YOUR INSTRUCTIONS:
Search the data for the string "FORWARD" and gather each line it is in.
○ ○ ○ ○
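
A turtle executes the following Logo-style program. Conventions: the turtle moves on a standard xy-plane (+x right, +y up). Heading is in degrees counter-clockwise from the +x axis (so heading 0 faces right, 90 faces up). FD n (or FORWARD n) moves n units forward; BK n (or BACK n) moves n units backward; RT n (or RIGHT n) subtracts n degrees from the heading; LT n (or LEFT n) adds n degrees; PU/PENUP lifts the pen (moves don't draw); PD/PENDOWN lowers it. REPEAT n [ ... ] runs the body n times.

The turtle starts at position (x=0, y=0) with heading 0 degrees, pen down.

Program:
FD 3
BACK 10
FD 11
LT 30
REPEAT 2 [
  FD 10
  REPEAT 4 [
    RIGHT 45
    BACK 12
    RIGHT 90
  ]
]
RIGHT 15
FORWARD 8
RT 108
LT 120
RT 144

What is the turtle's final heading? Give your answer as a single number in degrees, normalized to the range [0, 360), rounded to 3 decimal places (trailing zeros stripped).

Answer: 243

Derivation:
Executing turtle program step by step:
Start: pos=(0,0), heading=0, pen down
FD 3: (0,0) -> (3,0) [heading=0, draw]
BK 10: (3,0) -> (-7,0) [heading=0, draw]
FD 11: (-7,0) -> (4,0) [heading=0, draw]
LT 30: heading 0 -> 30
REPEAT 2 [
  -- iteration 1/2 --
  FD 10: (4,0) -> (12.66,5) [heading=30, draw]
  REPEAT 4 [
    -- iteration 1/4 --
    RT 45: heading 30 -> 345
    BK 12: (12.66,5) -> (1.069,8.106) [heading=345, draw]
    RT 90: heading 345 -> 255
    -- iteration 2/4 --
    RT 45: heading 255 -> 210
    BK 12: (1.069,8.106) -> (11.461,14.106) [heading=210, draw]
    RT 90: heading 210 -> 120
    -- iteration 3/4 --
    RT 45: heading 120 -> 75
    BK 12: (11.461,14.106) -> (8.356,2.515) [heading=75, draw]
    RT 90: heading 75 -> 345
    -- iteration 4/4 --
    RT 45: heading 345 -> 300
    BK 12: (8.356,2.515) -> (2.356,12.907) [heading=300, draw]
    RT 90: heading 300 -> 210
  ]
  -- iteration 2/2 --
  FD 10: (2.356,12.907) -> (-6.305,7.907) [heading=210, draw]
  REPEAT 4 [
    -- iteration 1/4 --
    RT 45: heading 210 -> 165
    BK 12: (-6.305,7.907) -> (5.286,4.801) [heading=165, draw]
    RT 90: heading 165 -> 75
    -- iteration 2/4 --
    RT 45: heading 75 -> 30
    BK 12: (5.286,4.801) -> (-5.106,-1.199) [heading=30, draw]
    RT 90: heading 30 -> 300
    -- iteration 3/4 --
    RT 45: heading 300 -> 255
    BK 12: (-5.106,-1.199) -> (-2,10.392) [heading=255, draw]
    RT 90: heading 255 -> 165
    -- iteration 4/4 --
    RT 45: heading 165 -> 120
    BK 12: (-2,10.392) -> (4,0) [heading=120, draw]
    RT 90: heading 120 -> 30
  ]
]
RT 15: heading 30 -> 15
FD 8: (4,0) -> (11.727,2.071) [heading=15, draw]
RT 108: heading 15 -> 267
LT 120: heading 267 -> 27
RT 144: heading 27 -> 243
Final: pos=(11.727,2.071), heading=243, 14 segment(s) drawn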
○ ○ ○ ○
ANSWER SECTION:
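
A turtle executes the following Logo-style program. Conventions: the turtle moves on a standard xy-plane (+x right, +y up). Heading is in degrees counter-clockwise from the +x axis (so heading 0 faces right, 90 faces up). FD n (or FORWARD n) moves n units forward; BK n (or BACK n) moves n units backward; RT n (or RIGHT n) subtracts n degrees from the heading; LT n (or LEFT n) adds n degrees; PU/PENUP lifts the pen (moves don't draw); PD/PENDOWN lowers it. REPEAT n [ ... ] runs the body n times.
FORWARD 8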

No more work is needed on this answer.